BEGIN TASK MATERIAL

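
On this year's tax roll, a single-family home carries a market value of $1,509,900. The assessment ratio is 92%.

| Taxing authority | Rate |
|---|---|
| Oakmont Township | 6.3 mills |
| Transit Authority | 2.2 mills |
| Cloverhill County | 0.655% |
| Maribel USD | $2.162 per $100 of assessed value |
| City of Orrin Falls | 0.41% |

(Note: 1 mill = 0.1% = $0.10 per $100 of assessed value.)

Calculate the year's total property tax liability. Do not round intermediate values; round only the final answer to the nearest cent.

Assessed value = $1,509,900 × 0.92 = $1,389,108
Oakmont Township: $1,389,108 × 0.0063 = $8,751.3804
Transit Authority: $1,389,108 × 0.0022 = $3,056.0376
Cloverhill County: $1,389,108 × 0.00655 = $9,098.6574
Maribel USD: $1,389,108 × 0.02162 = $30,032.51496
City of Orrin Falls: $1,389,108 × 0.0041 = $5,695.3428
Total = $56,633.93316

$56,633.93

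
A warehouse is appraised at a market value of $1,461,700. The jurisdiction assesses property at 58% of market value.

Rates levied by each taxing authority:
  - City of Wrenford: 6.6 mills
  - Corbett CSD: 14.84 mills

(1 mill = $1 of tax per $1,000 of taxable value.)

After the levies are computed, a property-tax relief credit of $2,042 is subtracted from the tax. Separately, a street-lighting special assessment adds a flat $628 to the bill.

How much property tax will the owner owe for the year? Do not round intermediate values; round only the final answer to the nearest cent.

$16,762.53

Assessed value = $1,461,700 × 0.58 = $847,786
City of Wrenford: $847,786 × 0.0066 = $5,595.3876
Corbett CSD: $847,786 × 0.01484 = $12,581.14424
Levies subtotal = $18,176.53184
After credit = $18,176.53184 − $2,042 = $16,134.53184
Total = $16,134.53184 + $628 = $16,762.53184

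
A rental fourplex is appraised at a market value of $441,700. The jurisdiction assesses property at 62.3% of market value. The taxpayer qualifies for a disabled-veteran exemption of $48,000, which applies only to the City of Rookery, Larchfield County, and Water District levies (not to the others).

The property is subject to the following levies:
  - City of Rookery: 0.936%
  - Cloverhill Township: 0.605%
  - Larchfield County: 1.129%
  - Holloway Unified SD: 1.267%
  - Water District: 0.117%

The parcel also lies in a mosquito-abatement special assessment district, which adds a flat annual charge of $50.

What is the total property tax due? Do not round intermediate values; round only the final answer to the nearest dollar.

$10,158

Assessed value = $441,700 × 0.623 = $275,179.1
City of Rookery: ($275,179.1 − $48,000) × 0.00936 = $227,179.1 × 0.00936 = $2,126.396376
Cloverhill Township: $275,179.1 × 0.00605 = $1,664.833555
Larchfield County: ($275,179.1 − $48,000) × 0.01129 = $227,179.1 × 0.01129 = $2,564.852039
Holloway Unified SD: $275,179.1 × 0.01267 = $3,486.519197
Water District: ($275,179.1 − $48,000) × 0.00117 = $227,179.1 × 0.00117 = $265.799547
Levies subtotal = $10,108.400714
Total = $10,108.400714 + $50 = $10,158.400714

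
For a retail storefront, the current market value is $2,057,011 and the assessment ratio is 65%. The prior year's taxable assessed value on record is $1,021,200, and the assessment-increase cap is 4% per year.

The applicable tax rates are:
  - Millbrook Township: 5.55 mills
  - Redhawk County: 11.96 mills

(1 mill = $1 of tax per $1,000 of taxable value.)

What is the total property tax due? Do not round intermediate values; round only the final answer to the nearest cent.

$18,596.46

Uncapped assessed value = $2,057,011 × 0.65 = $1,337,057.15
Cap limit = $1,021,200 × 1.04 = $1,062,048
Taxable assessed value = min($1,337,057.15, $1,062,048) = $1,062,048 (cap binds)
Millbrook Township: $1,062,048 × 0.00555 = $5,894.3664
Redhawk County: $1,062,048 × 0.01196 = $12,702.09408
Total = $18,596.46048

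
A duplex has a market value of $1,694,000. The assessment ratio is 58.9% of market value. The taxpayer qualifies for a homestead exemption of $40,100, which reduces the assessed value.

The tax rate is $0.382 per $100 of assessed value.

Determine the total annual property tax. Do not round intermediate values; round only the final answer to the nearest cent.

Assessed value = $1,694,000 × 0.589 = $997,766
Taxable value = $997,766 − $40,100 = $957,666
Tax = $957,666 × 0.00382 = $3,658.28412

$3,658.28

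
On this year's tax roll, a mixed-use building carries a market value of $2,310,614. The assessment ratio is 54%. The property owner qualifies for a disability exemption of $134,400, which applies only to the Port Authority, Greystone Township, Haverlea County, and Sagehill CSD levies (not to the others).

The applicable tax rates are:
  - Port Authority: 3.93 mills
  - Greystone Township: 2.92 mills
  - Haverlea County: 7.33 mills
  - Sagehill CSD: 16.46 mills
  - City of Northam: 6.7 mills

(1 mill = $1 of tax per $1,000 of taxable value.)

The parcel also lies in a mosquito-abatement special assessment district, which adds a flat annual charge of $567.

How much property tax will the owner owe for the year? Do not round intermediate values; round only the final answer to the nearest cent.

Assessed value = $2,310,614 × 0.54 = $1,247,731.56
Port Authority: ($1,247,731.56 − $134,400) × 0.00393 = $1,113,331.56 × 0.00393 = $4,375.3930308
Greystone Township: ($1,247,731.56 − $134,400) × 0.00292 = $1,113,331.56 × 0.00292 = $3,250.9281552
Haverlea County: ($1,247,731.56 − $134,400) × 0.00733 = $1,113,331.56 × 0.00733 = $8,160.7203348
Sagehill CSD: ($1,247,731.56 − $134,400) × 0.01646 = $1,113,331.56 × 0.01646 = $18,325.4374776
City of Northam: $1,247,731.56 × 0.0067 = $8,359.801452
Levies subtotal = $42,472.2804504
Total = $42,472.2804504 + $567 = $43,039.2804504

$43,039.28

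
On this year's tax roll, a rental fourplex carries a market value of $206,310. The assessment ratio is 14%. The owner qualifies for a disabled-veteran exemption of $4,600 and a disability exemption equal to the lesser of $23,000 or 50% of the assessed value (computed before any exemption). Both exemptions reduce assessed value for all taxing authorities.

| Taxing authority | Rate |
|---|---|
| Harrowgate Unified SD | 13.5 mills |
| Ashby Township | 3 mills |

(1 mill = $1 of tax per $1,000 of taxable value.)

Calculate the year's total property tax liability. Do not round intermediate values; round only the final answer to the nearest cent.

Assessed value = $206,310 × 0.14 = $28,883.4
Disability exemption = min($23,000, 50% × $28,883.4) = min($23,000, $14,441.7) = $14,441.7 (percentage binds)
Taxable value = $28,883.4 − $4,600 − $14,441.7 = $9,841.7
Harrowgate Unified SD: $9,841.7 × 0.0135 = $132.86295
Ashby Township: $9,841.7 × 0.003 = $29.5251
Total = $162.38805

$162.39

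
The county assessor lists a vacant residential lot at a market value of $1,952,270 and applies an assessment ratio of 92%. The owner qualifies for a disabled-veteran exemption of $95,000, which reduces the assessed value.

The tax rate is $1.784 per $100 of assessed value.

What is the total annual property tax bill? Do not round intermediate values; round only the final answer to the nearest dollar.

$30,347

Assessed value = $1,952,270 × 0.92 = $1,796,088.4
Taxable value = $1,796,088.4 − $95,000 = $1,701,088.4
Tax = $1,701,088.4 × 0.01784 = $30,347.417056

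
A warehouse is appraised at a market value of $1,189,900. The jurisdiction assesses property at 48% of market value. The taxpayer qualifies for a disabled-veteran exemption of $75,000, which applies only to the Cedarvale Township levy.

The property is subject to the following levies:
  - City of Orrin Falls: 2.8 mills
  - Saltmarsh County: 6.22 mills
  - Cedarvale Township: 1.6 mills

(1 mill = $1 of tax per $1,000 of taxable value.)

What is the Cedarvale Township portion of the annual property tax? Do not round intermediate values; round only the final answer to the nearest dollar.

$794

Assessed value = $1,189,900 × 0.48 = $571,152
Cedarvale Township taxable value = $571,152 − $75,000 = $496,152
Cedarvale Township levy = $496,152 × 0.0016 = $793.8432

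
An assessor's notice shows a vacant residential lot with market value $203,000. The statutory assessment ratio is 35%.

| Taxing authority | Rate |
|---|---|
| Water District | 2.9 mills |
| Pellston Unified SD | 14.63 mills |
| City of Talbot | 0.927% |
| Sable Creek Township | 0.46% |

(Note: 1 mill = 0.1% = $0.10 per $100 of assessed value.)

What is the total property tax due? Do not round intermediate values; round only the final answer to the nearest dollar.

$2,231

Assessed value = $203,000 × 0.35 = $71,050
Water District: $71,050 × 0.0029 = $206.045
Pellston Unified SD: $71,050 × 0.01463 = $1,039.4615
City of Talbot: $71,050 × 0.00927 = $658.6335
Sable Creek Township: $71,050 × 0.0046 = $326.83
Total = $2,230.97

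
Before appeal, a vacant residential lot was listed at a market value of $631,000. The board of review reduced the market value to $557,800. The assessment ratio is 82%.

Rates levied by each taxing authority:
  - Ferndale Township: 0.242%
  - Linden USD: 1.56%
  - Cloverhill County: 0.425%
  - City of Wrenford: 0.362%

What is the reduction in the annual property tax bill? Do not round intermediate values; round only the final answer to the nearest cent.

$1,554.02

Old assessed value = $631,000 × 0.82 = $517,420
New assessed value = $557,800 × 0.82 = $457,396
Combined rate = 0.00242 + 0.0156 + 0.00425 + 0.00362 = 0.02589
Old tax = $517,420 × 0.02589 = $13,396.0038
New tax = $457,396 × 0.02589 = $11,841.98244
Reduction = $13,396.0038 − $11,841.98244 = $1,554.02136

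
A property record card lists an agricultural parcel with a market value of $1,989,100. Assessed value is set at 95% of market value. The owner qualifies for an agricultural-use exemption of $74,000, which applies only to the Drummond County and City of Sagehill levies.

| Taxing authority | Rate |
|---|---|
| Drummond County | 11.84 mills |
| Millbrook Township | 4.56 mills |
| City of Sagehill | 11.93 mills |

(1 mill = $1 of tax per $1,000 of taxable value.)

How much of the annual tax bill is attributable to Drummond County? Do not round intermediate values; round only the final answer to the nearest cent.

$21,497.24

Assessed value = $1,989,100 × 0.95 = $1,889,645
Drummond County taxable value = $1,889,645 − $74,000 = $1,815,645
Drummond County levy = $1,815,645 × 0.01184 = $21,497.2368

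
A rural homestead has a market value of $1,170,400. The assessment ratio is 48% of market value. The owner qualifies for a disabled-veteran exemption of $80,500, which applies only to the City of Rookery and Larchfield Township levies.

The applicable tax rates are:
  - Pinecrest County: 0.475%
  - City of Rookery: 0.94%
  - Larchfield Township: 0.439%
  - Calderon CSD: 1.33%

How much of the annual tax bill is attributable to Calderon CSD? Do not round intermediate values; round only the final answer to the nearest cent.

$7,471.83

Assessed value = $1,170,400 × 0.48 = $561,792
Calderon CSD taxable value = $561,792 (exemption does not apply)
Calderon CSD levy = $561,792 × 0.0133 = $7,471.8336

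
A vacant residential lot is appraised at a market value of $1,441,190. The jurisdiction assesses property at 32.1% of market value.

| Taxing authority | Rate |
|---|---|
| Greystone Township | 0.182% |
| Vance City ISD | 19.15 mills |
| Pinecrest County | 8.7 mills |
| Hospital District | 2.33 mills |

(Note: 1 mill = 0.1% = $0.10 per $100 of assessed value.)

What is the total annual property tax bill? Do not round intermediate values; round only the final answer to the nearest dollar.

$14,804

Assessed value = $1,441,190 × 0.321 = $462,621.99
Greystone Township: $462,621.99 × 0.00182 = $841.9720218
Vance City ISD: $462,621.99 × 0.01915 = $8,859.2111085
Pinecrest County: $462,621.99 × 0.0087 = $4,024.811313
Hospital District: $462,621.99 × 0.00233 = $1,077.9092367
Total = $14,803.90368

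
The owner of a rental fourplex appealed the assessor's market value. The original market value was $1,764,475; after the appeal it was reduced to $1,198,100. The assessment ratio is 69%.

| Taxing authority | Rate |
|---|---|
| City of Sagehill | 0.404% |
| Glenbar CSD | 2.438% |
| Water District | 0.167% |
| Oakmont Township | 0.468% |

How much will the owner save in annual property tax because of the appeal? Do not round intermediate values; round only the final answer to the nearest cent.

Old assessed value = $1,764,475 × 0.69 = $1,217,487.75
New assessed value = $1,198,100 × 0.69 = $826,689
Combined rate = 0.00404 + 0.02438 + 0.00167 + 0.00468 = 0.03477
Old tax = $1,217,487.75 × 0.03477 = $42,332.0490675
New tax = $826,689 × 0.03477 = $28,743.97653
Reduction = $42,332.0490675 − $28,743.97653 = $13,588.0725375

$13,588.07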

END TASK MATERIAL

▶ ABOUT THIS TASK
Find the lines above holding the word "homestead" and show them.

▶ TASK SOLUTION
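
A duplex has a market value of $1,694,000. The assessment ratio is 58.9% of market value. The taxpayer qualifies for a homestead exemption of $40,100, which reduces the assessed value.
A rural homestead has a market value of $1,170,400. The assessment ratio is 48% of market value. The owner qualifies for a disabled-veteran exemption of $80,500, which applies only to the City of Rookery and Larchfield Township levies.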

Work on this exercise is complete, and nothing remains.